* Collected data:
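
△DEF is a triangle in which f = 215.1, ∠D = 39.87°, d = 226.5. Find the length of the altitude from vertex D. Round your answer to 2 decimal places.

209.90

Law of sines: sin F = f·sin D/d ≈ 0.60878.
Since d ≥ f, only the acute value applies: ∠F ≈ 37.50°.
Then ∠E = 180° − ∠D − ∠F ≈ 102.63°.
Law of sines gives e = d·sin E/sin D ≈ 344.78.
Area = ½·d·f·sin E ≈ 23771.
The altitude from D has length 2·area/d ≈ 209.9.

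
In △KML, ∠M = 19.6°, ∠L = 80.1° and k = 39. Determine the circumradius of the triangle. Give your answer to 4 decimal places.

19.7828

The third angle is ∠K = 180° − ∠M − ∠L = 80.30°.
Law of sines: m = k·sin M/sin K ≈ 13.272.
Law of sines: l = k·sin L/sin K ≈ 38.976.
Circumradius = k/(2 sin K) ≈ 19.783.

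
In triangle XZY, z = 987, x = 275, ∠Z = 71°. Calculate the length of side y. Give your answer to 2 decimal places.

Law of sines: sin X = x·sin Z/z ≈ 0.26344.
Since z ≥ x, only the acute value applies: ∠X ≈ 15.27°.
Then ∠Y = 180° − ∠Z − ∠X ≈ 93.73°.
Law of sines gives y = z·sin Y/sin Z ≈ 1041.7.

1041.67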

* Requirement:
Up to and including the last line above, starting with the line that contains "In △KML, ∠M", return each line exactly and nothing else.

* Solved exercise:
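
In △KML, ∠M = 19.6°, ∠L = 80.1° and k = 39. Determine the circumradius of the triangle. Give your answer to 4 decimal places.

19.7828

The third angle is ∠K = 180° − ∠M − ∠L = 80.30°.
Law of sines: m = k·sin M/sin K ≈ 13.272.
Law of sines: l = k·sin L/sin K ≈ 38.976.
Circumradius = k/(2 sin K) ≈ 19.783.

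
In triangle XZY, z = 987, x = 275, ∠Z = 71°. Calculate the length of side y. Give your answer to 2 decimal places.

Law of sines: sin X = x·sin Z/z ≈ 0.26344.
Since z ≥ x, only the acute value applies: ∠X ≈ 15.27°.
Then ∠Y = 180° − ∠Z − ∠X ≈ 93.73°.
Law of sines gives y = z·sin Y/sin Z ≈ 1041.7.

1041.67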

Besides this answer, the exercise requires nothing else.